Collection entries
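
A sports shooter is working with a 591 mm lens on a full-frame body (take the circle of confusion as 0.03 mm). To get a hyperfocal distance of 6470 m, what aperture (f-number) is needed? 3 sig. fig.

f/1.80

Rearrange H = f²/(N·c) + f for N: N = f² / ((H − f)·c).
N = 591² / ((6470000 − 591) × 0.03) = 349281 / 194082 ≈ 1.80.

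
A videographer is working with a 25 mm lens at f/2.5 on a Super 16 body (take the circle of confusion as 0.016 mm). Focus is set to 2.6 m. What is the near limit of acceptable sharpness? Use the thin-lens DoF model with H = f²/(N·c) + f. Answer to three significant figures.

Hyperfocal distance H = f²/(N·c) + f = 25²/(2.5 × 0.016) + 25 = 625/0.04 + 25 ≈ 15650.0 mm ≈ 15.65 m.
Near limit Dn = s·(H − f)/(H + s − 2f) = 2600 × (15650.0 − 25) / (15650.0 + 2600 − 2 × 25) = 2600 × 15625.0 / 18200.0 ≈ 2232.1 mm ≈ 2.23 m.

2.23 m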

## What needs to be done
Please repeat every entry, exactly as it was written.

## Answer to the exercise
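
A sports shooter is working with a 591 mm lens on a full-frame body (take the circle of confusion as 0.03 mm). To get a hyperfocal distance of 6470 m, what aperture (f-number) is needed? 3 sig. fig.

f/1.80

Rearrange H = f²/(N·c) + f for N: N = f² / ((H − f)·c).
N = 591² / ((6470000 − 591) × 0.03) = 349281 / 194082 ≈ 1.80.

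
A videographer is working with a 25 mm lens at f/2.5 on a Super 16 body (take the circle of confusion as 0.016 mm). Focus is set to 2.6 m. What is the near limit of acceptable sharpness? Use the thin-lens DoF model with H = f²/(N·c) + f. Answer to three significant figures.

Hyperfocal distance H = f²/(N·c) + f = 25²/(2.5 × 0.016) + 25 = 625/0.04 + 25 ≈ 15650.0 mm ≈ 15.65 m.
Near limit Dn = s·(H − f)/(H + s − 2f) = 2600 × (15650.0 − 25) / (15650.0 + 2600 − 2 × 25) = 2600 × 15625.0 / 18200.0 ≈ 2232.1 mm ≈ 2.23 m.

2.23 m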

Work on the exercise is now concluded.